Collected data entries
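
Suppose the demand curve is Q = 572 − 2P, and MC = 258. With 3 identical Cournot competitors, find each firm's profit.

Inverting demand: P = 286 − 0.5Q.
Cournot with 3 identical firms: the symmetric best-response condition is 286 − 2q = 258. Each firm produces q = 14, total output Q = 42, price P = 265.
Each firm's profit = (265 − 258)·14 = 98.

π_i = 98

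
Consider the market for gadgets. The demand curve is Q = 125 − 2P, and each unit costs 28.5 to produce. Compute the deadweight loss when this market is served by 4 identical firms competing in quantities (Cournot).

DWL = 46.24

Inverting demand: P = 62.5 − 0.5Q.
Competitive firms price at marginal cost: P = 28.5, giving Q = 68.
With 4 symmetric Cournot firms, each firm's FOC gives 62.5 − 2.5q = 28.5, so q = 13.6, Q = 4·13.6 = 54.4, and P = 35.3.
DWL is the triangle between Q = 54.4 and Q = 68: ½·(68 − 54.4)·(35.3 − 28.5) = 46.24.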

● **ASSIGNED TASK**
Whatever the entries say, repeat all of them exactly.

● **SOLUTION**
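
Suppose the demand curve is Q = 572 − 2P, and MC = 258. With 3 identical Cournot competitors, find each firm's profit.

Inverting demand: P = 286 − 0.5Q.
Cournot with 3 identical firms: the symmetric best-response condition is 286 − 2q = 258. Each firm produces q = 14, total output Q = 42, price P = 265.
Each firm's profit = (265 − 258)·14 = 98.

π_i = 98

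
Consider the market for gadgets. The demand curve is Q = 125 − 2P, and each unit costs 28.5 to produce. Compute the deadweight loss when this market is served by 4 identical firms competing in quantities (Cournot).

DWL = 46.24

Inverting demand: P = 62.5 − 0.5Q.
Competitive firms price at marginal cost: P = 28.5, giving Q = 68.
With 4 symmetric Cournot firms, each firm's FOC gives 62.5 − 2.5q = 28.5, so q = 13.6, Q = 4·13.6 = 54.4, and P = 35.3.
DWL is the triangle between Q = 54.4 and Q = 68: ½·(68 − 54.4)·(35.3 − 28.5) = 46.24.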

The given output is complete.